• _PROBLEM_: Only certain lines below are wanted: those starting at the line containing "Ivy Hal Jae" and ending at the line containing "X7, X11, X12", both included, each retyped exactly.

[SUPPLIED DATA]

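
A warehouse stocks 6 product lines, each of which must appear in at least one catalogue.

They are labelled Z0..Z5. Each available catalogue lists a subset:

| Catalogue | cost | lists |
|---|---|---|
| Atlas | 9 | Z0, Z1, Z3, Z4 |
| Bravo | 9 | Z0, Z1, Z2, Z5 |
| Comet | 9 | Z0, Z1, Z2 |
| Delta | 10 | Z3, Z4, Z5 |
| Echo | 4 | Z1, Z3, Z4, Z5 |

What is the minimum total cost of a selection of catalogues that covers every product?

13

Bravo, Echo together cover every product (Bravo ∪ Echo = {Z0, Z1, Z2, Z3, Z4, Z5}); total cost 9 + 4 = 13.
No covering selection has total cost below 13.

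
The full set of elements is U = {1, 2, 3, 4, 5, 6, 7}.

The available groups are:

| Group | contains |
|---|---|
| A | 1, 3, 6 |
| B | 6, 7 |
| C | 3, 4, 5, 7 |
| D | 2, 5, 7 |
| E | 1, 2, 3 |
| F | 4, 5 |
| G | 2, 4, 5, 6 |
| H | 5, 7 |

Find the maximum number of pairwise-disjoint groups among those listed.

B, E, F are pairwise disjoint (B={6,7}; E={1,2,3}; F={4,5}).
Every remaining group overlaps one of these, and no 4 of the listed groups are pairwise disjoint, so 3 is the maximum.

3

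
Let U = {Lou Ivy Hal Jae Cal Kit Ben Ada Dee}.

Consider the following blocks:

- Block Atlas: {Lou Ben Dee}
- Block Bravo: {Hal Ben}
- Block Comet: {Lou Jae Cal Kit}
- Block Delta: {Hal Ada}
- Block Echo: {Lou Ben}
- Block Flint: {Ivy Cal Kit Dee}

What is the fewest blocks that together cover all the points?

4

Take {Atlas, Comet, Delta, Flint}. Their union is {Lou, Ivy, Hal, Jae, Cal, Kit, Ben, Ada, Dee}, which is all 9 points.
Only Flint contains Ivy, so Flint is forced; the remaining 5 points need at least 3 more blocks (each remaining block adds at most 2) — so at least 4 blocks are needed, and 4 is optimal.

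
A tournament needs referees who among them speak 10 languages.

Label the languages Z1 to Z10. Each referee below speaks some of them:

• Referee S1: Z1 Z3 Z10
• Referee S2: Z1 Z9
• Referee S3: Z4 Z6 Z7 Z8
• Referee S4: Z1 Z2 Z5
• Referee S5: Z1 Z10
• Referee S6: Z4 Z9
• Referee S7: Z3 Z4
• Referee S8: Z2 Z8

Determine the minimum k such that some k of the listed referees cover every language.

4

S1 and S3 and S4 and S6 together: S1 ∪ S3 ∪ S4 ∪ S6 = {Z1, Z2, Z3, Z4, Z5, Z6, Z7, Z8, Z9, Z10} — every language is covered.
No 3 of the 8 referees cover everything (all 56 combinations miss at least one language), so 4 is optimal.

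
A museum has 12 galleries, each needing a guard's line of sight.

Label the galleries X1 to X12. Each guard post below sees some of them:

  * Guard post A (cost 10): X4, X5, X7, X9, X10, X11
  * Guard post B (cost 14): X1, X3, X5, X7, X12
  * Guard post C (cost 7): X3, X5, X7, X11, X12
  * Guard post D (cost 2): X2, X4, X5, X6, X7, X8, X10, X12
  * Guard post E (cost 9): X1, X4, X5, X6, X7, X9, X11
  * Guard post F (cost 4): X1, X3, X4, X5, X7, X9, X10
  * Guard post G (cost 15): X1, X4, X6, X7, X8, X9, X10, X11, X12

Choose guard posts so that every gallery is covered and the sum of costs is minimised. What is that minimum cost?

13

C, D, F together cover every gallery (C ∪ D ∪ F = {X1, X2, X3, X4, X5, X6, X7, X8, X9, X10, X11, X12}); total cost 7 + 2 + 4 = 13.
No covering selection has total cost below 13.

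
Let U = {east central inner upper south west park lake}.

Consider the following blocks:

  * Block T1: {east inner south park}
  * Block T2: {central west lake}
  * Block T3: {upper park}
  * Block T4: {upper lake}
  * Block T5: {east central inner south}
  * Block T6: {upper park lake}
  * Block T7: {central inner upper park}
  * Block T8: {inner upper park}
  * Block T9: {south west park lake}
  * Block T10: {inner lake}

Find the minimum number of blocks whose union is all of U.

3

T1, T2, and T6 cover everything between them: the union {east, central, inner, upper, south, west, park, lake} is all of U.
No 2 of the 10 blocks cover everything (all 45 combinations miss at least one point), so 3 is optimal.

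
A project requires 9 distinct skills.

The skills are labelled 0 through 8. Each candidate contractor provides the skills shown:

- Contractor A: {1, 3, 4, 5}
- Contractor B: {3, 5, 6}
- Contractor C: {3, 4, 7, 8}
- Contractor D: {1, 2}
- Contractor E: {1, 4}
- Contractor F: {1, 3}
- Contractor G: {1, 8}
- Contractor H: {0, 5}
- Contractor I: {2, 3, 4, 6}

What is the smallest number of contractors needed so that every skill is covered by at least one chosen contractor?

B and C and D and H together: B ∪ C ∪ D ∪ H = {0, 1, 2, 3, 4, 5, 6, 7, 8} — every skill is covered.
Only C contains 7, so C is forced; the remaining 5 skills need at least 3 more contractors (each remaining contractor adds at most 2) — so at least 4 contractors are needed, and 4 is optimal.

4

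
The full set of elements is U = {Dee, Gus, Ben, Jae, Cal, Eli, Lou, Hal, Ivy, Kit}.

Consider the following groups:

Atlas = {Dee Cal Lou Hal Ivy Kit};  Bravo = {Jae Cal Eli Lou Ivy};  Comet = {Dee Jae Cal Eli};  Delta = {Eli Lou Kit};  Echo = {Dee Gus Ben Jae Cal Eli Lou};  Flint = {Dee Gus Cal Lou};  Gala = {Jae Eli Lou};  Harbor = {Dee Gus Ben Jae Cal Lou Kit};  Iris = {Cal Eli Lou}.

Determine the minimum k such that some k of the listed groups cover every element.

Atlas and Echo together: Atlas ∪ Echo = {Dee, Gus, Ben, Jae, Cal, Eli, Lou, Hal, Ivy, Kit} — every element is covered.
No single group has all 10 elements (the largest, Echo, has 7), so 2 is optimal.

2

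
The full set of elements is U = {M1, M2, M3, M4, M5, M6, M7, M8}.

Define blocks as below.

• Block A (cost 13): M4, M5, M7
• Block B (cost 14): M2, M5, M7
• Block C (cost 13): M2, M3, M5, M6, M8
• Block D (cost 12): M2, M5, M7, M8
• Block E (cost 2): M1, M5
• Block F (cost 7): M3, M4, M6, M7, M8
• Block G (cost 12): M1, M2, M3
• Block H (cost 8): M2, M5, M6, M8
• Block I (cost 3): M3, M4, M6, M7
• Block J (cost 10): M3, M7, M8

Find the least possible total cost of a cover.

E, H, I together cover every element (E ∪ H ∪ I = {M1, M2, M3, M4, M5, M6, M7, M8}); total cost 2 + 8 + 3 = 13.
No covering selection has total cost below 13.

13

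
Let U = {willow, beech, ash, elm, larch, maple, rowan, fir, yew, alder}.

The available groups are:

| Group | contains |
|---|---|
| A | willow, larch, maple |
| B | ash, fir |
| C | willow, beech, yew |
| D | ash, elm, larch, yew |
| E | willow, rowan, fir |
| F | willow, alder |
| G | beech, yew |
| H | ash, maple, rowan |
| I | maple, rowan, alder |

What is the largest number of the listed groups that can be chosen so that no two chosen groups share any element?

3

B, F, G are pairwise disjoint (B={ash,fir}; F={willow,alder}; G={beech,yew}).
Every remaining group overlaps one of these, and no 4 of the listed groups are pairwise disjoint, so 3 is the maximum.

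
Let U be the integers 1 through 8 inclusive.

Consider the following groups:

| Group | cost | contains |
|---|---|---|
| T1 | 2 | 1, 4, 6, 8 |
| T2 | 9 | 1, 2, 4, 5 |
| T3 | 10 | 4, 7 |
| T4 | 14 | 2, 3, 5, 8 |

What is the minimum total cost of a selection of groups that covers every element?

26

T1, T3, T4 together cover every element (T1 ∪ T3 ∪ T4 = {1, 2, 3, 4, 5, 6, 7, 8}); total cost 2 + 10 + 14 = 26.
The greedy pick T1, T2, T3, T4 costs 35; no covering selection beats 26.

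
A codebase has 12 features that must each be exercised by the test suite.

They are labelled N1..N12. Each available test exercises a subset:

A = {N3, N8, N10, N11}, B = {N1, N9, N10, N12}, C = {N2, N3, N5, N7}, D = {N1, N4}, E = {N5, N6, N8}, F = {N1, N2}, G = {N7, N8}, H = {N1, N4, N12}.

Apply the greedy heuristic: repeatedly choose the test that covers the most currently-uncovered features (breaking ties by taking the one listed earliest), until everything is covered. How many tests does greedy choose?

5

Greedy: pick A (covers 4 new) → pick B (covers 3 new) → pick C (covers 3 new) → pick D (covers 1 new) → pick E (covers 1 new). Total picks: 5.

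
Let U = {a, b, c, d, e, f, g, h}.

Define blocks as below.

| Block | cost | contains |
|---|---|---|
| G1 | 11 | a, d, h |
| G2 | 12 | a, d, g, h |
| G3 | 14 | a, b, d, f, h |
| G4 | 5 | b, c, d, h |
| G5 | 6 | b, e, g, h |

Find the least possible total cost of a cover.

25

G3, G4, G5 together cover every point (G3 ∪ G4 ∪ G5 = {a, b, c, d, e, f, g, h}); total cost 14 + 5 + 6 = 25.
No covering selection has total cost below 25.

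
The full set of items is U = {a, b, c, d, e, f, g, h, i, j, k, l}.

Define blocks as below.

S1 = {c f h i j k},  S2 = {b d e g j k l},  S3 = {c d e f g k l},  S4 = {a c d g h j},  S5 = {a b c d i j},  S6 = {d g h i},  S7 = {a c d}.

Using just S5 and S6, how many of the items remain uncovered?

4

Union of S5, S6 = {a, b, c, d, g, h, i, j}.
Not covered: e, f, k, l — 4 items.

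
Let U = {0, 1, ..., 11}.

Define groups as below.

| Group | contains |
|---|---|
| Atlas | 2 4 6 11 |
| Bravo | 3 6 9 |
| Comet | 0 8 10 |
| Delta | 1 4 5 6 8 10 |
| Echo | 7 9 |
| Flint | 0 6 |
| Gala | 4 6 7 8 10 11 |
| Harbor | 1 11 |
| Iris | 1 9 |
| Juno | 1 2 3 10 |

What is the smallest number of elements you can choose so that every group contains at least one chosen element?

Take H = {1, 6, 8, 9}. Each listed group contains at least one of these, so H is a hitting set of size 4.
No choice of 3 elements meets every group, so 4 is the minimum.

4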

[/SUPPLIED DATA]

• _SOLUTION TO THIS PROBLEM_:
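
Let U = {Lou Ivy Hal Jae Cal Kit Ben Ada Dee}.

Consider the following blocks:

- Block Atlas: {Lou Ben Dee}
- Block Bravo: {Hal Ben}
- Block Comet: {Lou Jae Cal Kit}
- Block Delta: {Hal Ada}
- Block Echo: {Lou Ben}
- Block Flint: {Ivy Cal Kit Dee}

What is the fewest blocks that together cover all the points?

4

Take {Atlas, Comet, Delta, Flint}. Their union is {Lou, Ivy, Hal, Jae, Cal, Kit, Ben, Ada, Dee}, which is all 9 points.
Only Flint contains Ivy, so Flint is forced; the remaining 5 points need at least 3 more blocks (each remaining block adds at most 2) — so at least 4 blocks are needed, and 4 is optimal.

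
A tournament needs referees who among them speak 10 languages.

Label the languages Z1 to Z10. Each referee below speaks some of them:

• Referee S1: Z1 Z3 Z10
• Referee S2: Z1 Z9
• Referee S3: Z4 Z6 Z7 Z8
• Referee S4: Z1 Z2 Z5
• Referee S5: Z1 Z10
• Referee S6: Z4 Z9
• Referee S7: Z3 Z4
• Referee S8: Z2 Z8

Determine the minimum k such that some k of the listed referees cover every language.

4

S1 and S3 and S4 and S6 together: S1 ∪ S3 ∪ S4 ∪ S6 = {Z1, Z2, Z3, Z4, Z5, Z6, Z7, Z8, Z9, Z10} — every language is covered.
No 3 of the 8 referees cover everything (all 56 combinations miss at least one language), so 4 is optimal.

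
A museum has 12 galleries, each needing a guard's line of sight.

Label the galleries X1 to X12. Each guard post below sees some of them:

  * Guard post A (cost 10): X4, X5, X7, X9, X10, X11
  * Guard post B (cost 14): X1, X3, X5, X7, X12
  * Guard post C (cost 7): X3, X5, X7, X11, X12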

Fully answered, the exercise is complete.